_What is required_:
Read through the entries below and return each line with the word "standing".

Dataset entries
===============

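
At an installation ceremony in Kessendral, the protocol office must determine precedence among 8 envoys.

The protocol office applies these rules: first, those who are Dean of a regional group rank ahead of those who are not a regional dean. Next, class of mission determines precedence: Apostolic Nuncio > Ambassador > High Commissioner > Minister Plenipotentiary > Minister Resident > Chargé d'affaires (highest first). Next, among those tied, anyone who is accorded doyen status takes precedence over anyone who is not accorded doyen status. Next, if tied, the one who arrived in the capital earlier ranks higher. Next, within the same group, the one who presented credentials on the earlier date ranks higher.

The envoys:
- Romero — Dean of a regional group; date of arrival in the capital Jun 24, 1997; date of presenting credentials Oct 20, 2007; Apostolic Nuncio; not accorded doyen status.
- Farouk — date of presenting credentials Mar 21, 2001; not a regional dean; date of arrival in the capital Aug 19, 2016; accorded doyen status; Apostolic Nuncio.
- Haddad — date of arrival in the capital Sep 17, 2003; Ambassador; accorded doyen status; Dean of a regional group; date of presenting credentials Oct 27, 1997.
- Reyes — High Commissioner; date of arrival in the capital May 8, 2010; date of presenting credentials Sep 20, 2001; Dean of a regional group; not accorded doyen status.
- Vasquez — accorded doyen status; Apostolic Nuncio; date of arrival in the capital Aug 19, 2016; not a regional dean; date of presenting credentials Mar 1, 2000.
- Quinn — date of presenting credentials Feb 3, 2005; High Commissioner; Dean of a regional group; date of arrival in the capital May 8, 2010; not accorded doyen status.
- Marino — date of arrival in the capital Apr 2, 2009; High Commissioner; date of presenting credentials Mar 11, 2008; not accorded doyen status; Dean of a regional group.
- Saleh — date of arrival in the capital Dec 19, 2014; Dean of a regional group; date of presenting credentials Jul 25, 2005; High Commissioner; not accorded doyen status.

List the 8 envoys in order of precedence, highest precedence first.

Romero, Haddad, Marino, Reyes, Quinn, Saleh, Vasquez, Farouk

By the first rule: Romero, Haddad, Marino, Reyes, Quinn and Saleh (each Dean of a regional group); then Vasquez and Farouk (both not a regional dean).
Among Romero, Haddad, Marino, Reyes, Quinn and Saleh, by class of mission: Romero (Apostolic Nuncio) before Haddad (Ambassador) before Marino, Reyes, Quinn and Saleh (High Commissioner).
Marino, Reyes, Quinn and Saleh are each not accorded doyen status, so the next rule applies.
Among Marino, Reyes, Quinn and Saleh, by date of arrival in the capital (earlier first): Marino (Apr 2, 2009) before Reyes and Quinn (May 8, 2010) before Saleh (Dec 19, 2014).
Among Reyes and Quinn, by date of presenting credentials (earlier first): Reyes (Sep 20, 2001) before Quinn (Feb 3, 2005).
Vasquez and Farouk are each Apostolic Nuncio, so the next rule applies.
Vasquez and Farouk are each accorded doyen status, so the next rule applies.
Vasquez and Farouk both have date of arrival in the capital Aug 19, 2016, so the next rule applies.
Among Vasquez and Farouk, by date of presenting credentials (earlier first): Vasquez (Mar 1, 2000) before Farouk (Mar 21, 2001).
Full order: Romero, Haddad, Marino, Reyes, Quinn, Saleh, Vasquez, Farouk.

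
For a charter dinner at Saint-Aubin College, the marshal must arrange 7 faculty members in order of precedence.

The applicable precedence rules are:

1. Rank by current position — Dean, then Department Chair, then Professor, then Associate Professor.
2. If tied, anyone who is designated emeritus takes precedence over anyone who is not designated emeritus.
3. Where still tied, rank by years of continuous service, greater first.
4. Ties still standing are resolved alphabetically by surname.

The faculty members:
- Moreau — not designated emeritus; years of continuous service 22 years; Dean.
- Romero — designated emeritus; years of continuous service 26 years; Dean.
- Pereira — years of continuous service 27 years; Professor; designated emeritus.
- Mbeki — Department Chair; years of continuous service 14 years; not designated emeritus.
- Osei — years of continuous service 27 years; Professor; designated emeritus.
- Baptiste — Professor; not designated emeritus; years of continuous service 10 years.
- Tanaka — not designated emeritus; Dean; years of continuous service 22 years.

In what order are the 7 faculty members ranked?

Romero, Moreau, Tanaka, Mbeki, Osei, Pereira, Baptiste

By current position: Romero, Moreau and Tanaka (Dean); then Mbeki (Department Chair); then Osei, Pereira and Baptiste (Professor).
Among Romero, Moreau and Tanaka, designated emeritus before not designated emeritus: Romero (designated emeritus) before Moreau and Tanaka (not designated emeritus).
Moreau and Tanaka both have years of continuous service 22 years, so the next rule applies.
Among Moreau and Tanaka, alphabetically by surname: Moreau before Tanaka.
Among Osei, Pereira and Baptiste, designated emeritus before not designated emeritus: Osei and Pereira (designated emeritus) before Baptiste (not designated emeritus).
Osei and Pereira both have years of continuous service 27 years, so the next rule applies.
Among Osei and Pereira, alphabetically by surname: Osei before Pereira.
Full order: Romero, Moreau, Tanaka, Mbeki, Osei, Pereira, Baptiste.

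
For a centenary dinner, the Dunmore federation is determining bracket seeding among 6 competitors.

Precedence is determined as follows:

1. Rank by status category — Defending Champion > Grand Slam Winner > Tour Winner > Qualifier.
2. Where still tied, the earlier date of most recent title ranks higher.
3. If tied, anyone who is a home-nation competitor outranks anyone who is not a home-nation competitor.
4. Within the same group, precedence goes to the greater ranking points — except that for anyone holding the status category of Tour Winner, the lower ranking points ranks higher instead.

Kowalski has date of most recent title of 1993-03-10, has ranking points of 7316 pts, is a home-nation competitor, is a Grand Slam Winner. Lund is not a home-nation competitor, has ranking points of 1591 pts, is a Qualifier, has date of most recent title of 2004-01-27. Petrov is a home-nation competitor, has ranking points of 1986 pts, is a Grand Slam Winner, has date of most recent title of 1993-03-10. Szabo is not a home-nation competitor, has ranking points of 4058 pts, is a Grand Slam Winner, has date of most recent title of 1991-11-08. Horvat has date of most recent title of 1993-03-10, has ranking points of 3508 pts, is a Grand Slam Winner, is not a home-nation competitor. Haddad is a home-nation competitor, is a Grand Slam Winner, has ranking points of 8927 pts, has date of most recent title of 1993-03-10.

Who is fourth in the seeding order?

By status category: Szabo, Haddad, Kowalski, Petrov and Horvat (Grand Slam Winner); then Lund (Qualifier).
Among Szabo, Haddad, Kowalski, Petrov and Horvat, by date of most recent title (earlier first): Szabo (1991-11-08) before Haddad, Kowalski, Petrov and Horvat (1993-03-10).
Among Haddad, Kowalski, Petrov and Horvat, a home-nation competitor before not a home-nation competitor: Haddad, Kowalski and Petrov (a home-nation competitor) before Horvat (not a home-nation competitor).
Among Haddad, Kowalski and Petrov, by ranking points (higher first): Haddad (8927 pts) before Kowalski (7316 pts) before Petrov (1986 pts).
Order: Szabo, Haddad, Kowalski, Petrov, Horvat, Lund.

Petrov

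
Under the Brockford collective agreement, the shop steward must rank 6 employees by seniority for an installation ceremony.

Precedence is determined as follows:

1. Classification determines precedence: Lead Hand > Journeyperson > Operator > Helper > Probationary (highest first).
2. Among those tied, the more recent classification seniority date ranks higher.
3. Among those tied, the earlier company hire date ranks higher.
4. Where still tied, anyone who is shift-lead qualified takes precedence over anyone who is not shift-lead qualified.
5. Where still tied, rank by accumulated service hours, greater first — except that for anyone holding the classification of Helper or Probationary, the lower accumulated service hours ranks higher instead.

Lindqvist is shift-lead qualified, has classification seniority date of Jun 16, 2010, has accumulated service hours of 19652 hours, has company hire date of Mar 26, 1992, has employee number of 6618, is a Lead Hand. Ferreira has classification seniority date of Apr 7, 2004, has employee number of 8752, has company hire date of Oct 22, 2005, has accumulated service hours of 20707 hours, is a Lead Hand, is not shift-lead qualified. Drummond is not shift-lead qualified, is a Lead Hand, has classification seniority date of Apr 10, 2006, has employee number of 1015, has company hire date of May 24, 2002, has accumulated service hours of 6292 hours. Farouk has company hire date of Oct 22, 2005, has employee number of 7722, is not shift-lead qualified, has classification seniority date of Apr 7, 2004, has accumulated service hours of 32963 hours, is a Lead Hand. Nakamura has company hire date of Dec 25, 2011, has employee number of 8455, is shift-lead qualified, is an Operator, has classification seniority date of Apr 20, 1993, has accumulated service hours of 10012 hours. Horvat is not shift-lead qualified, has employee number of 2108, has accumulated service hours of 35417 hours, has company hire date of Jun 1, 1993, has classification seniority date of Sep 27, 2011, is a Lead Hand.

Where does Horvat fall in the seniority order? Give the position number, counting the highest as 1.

1

By classification: Horvat, Lindqvist, Drummond, Farouk and Ferreira (Lead Hand); then Nakamura (Operator).
Among Horvat, Lindqvist, Drummond, Farouk and Ferreira, by classification seniority date (later first): Horvat (Sep 27, 2011) before Lindqvist (Jun 16, 2010) before Drummond (Apr 10, 2006) before Farouk and Ferreira (Apr 7, 2004).
Farouk and Ferreira both have company hire date Oct 22, 2005, so the next rule applies.
Farouk and Ferreira are each not shift-lead qualified, so the next rule applies.
Among Farouk and Ferreira, by accumulated service hours (higher first): Farouk (32963 hours) before Ferreira (20707 hours).
Order: Horvat, Lindqvist, Drummond, Farouk, Ferreira, Nakamura. So position 1.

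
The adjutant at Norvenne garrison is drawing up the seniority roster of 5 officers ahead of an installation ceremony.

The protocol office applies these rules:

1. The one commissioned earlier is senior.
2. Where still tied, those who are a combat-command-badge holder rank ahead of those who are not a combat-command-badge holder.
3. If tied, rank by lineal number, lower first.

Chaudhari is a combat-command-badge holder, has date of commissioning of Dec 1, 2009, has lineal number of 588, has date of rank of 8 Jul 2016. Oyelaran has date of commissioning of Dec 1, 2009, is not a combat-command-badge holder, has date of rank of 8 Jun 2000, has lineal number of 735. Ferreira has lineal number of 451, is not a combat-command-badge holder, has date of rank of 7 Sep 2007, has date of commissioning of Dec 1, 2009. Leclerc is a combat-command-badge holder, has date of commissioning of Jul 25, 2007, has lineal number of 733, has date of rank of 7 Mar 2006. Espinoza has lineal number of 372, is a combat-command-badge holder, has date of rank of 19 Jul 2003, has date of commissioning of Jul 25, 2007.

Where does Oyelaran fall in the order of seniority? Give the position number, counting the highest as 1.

By date of commissioning (earlier first): Espinoza and Leclerc (both Jul 25, 2007); then Chaudhari, Ferreira and Oyelaran (each Dec 1, 2009).
Espinoza and Leclerc are each a combat-command-badge holder, so the next rule applies.
Among Espinoza and Leclerc, by lineal number (lower first): Espinoza (372) before Leclerc (733).
Among Chaudhari, Ferreira and Oyelaran, a combat-command-badge holder before not a combat-command-badge holder: Chaudhari (a combat-command-badge holder) before Ferreira and Oyelaran (not a combat-command-badge holder).
Among Ferreira and Oyelaran, by lineal number (lower first): Ferreira (451) before Oyelaran (735).
Order: Espinoza, Leclerc, Chaudhari, Ferreira, Oyelaran. So position 5.

5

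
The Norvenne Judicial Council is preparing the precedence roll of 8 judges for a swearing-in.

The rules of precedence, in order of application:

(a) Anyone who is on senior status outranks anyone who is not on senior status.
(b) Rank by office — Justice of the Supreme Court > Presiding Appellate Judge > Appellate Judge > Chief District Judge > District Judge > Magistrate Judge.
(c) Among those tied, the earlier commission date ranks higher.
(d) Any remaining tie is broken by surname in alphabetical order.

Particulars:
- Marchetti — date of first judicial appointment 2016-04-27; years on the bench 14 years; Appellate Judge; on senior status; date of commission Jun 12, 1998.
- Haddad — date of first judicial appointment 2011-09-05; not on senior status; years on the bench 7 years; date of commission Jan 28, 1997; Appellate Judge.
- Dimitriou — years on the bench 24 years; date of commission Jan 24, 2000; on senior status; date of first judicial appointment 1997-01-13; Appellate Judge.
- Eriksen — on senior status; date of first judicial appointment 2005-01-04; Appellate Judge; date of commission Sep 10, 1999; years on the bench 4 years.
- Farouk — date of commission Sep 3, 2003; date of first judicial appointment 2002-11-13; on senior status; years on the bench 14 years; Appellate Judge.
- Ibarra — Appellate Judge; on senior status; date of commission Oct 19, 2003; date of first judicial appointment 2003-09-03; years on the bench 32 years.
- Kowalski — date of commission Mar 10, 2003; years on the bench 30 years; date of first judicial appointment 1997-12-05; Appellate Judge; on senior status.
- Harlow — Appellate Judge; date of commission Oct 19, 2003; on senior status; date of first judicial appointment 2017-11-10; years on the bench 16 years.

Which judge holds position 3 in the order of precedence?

Dimitriou

By the first rule: Marchetti, Eriksen, Dimitriou, Kowalski, Farouk, Harlow and Ibarra (each on senior status); then Haddad (not on senior status).
Marchetti, Eriksen, Dimitriou, Kowalski, Farouk, Harlow and Ibarra are each Appellate Judge, so the next rule applies.
Among Marchetti, Eriksen, Dimitriou, Kowalski, Farouk, Harlow and Ibarra, by date of commission (earlier first): Marchetti (Jun 12, 1998) before Eriksen (Sep 10, 1999) before Dimitriou (Jan 24, 2000) before Kowalski (Mar 10, 2003) before Farouk (Sep 3, 2003) before Harlow and Ibarra (Oct 19, 2003).
Among Harlow and Ibarra, alphabetically by surname: Harlow before Ibarra.
Order: Marchetti, Eriksen, Dimitriou, Kowalski, Farouk, Harlow, Ibarra, Haddad.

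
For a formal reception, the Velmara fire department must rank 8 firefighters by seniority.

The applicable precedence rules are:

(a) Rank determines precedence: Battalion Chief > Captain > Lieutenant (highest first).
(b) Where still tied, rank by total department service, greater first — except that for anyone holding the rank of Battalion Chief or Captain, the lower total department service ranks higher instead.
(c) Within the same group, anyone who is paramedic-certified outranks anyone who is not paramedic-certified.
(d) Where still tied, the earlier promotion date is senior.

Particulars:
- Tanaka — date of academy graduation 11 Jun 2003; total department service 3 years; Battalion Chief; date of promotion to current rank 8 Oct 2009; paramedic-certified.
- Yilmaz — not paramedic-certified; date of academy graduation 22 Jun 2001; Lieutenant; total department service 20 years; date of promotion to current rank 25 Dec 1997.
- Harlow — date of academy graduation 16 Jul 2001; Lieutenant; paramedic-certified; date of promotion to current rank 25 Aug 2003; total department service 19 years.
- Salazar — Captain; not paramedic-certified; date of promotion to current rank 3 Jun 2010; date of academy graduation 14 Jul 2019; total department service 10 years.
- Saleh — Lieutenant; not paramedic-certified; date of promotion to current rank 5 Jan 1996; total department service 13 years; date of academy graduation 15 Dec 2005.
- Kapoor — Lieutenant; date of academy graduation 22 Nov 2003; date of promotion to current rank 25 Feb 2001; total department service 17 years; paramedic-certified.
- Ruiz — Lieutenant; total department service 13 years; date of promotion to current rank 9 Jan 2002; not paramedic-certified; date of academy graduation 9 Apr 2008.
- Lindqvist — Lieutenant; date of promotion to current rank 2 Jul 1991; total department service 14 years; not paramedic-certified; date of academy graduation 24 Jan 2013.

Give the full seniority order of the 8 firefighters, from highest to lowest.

Tanaka, Salazar, Yilmaz, Harlow, Kapoor, Lindqvist, Saleh, Ruiz

By rank: Tanaka (Battalion Chief); then Salazar (Captain); then Yilmaz, Harlow, Kapoor, Lindqvist, Saleh and Ruiz (Lieutenant).
Among Yilmaz, Harlow, Kapoor, Lindqvist, Saleh and Ruiz, by total department service (higher first): Yilmaz (20 years) before Harlow (19 years) before Kapoor (17 years) before Lindqvist (14 years) before Saleh and Ruiz (13 years).
Saleh and Ruiz are each not paramedic-certified, so the next rule applies.
Among Saleh and Ruiz, by date of promotion to current rank (earlier first): Saleh (5 Jan 1996) before Ruiz (9 Jan 2002).
Full order: Tanaka, Salazar, Yilmaz, Harlow, Kapoor, Lindqvist, Saleh, Ruiz.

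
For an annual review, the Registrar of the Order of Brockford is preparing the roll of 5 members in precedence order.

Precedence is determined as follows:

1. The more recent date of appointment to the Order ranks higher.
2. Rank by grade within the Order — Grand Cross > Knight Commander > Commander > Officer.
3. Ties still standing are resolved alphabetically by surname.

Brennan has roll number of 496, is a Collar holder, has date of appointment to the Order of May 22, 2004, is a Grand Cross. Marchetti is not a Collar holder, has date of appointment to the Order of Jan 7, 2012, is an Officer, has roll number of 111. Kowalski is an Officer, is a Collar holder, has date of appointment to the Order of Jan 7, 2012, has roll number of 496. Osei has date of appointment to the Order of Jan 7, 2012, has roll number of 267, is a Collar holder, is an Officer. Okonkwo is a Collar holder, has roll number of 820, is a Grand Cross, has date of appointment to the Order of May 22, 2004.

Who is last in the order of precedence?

By date of appointment to the Order (later first): Kowalski, Marchetti and Osei (each Jan 7, 2012); then Brennan and Okonkwo (both May 22, 2004).
Kowalski, Marchetti and Osei are each Officer, so the next rule applies.
Among Kowalski, Marchetti and Osei, alphabetically by surname: Kowalski before Marchetti before Osei.
Brennan and Okonkwo are each Grand Cross, so the next rule applies.
Among Brennan and Okonkwo, alphabetically by surname: Brennan before Okonkwo.
Order: Kowalski, Marchetti, Osei, Brennan, Okonkwo.

Okonkwo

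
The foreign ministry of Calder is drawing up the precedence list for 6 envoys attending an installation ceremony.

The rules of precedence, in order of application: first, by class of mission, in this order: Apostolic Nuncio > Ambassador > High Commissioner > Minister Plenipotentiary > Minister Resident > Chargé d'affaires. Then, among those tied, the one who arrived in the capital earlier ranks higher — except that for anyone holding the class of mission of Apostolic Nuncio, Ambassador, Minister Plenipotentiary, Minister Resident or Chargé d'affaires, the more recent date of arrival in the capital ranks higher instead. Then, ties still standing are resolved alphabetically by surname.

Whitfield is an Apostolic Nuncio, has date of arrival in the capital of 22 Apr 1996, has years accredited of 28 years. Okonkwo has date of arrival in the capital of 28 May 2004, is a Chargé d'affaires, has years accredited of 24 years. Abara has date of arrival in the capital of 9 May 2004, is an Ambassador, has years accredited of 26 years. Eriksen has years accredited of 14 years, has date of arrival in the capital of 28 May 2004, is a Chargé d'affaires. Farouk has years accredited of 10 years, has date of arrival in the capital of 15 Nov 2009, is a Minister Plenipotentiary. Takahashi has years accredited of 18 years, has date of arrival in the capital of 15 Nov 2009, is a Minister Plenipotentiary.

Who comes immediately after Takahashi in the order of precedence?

By class of mission: Whitfield (Apostolic Nuncio); then Abara (Ambassador); then Farouk and Takahashi (Minister Plenipotentiary); then Eriksen and Okonkwo (Chargé d'affaires).
Farouk and Takahashi both have date of arrival in the capital 15 Nov 2009, so the next rule applies.
Among Farouk and Takahashi, alphabetically by surname: Farouk before Takahashi.
Eriksen and Okonkwo both have date of arrival in the capital 28 May 2004, so the next rule applies.
Among Eriksen and Okonkwo, alphabetically by surname: Eriksen before Okonkwo.
Order: Whitfield, Abara, Farouk, Takahashi, Eriksen, Okonkwo.

Eriksen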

===============

_Written answer_:
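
4. Ties still standing are resolved alphabetically by surname.
3. Ties still standing are resolved alphabetically by surname.
The rules of precedence, in order of application: first, by class of mission, in this order: Apostolic Nuncio > Ambassador > High Commissioner > Minister Plenipotentiary > Minister Resident > Chargé d'affaires. Then, among those tied, the one who arrived in the capital earlier ranks higher — except that for anyone holding the class of mission of Apostolic Nuncio, Ambassador, Minister Plenipotentiary, Minister Resident or Chargé d'affaires, the more recent date of arrival in the capital ranks higher instead. Then, ties still standing are resolved alphabetically by surname.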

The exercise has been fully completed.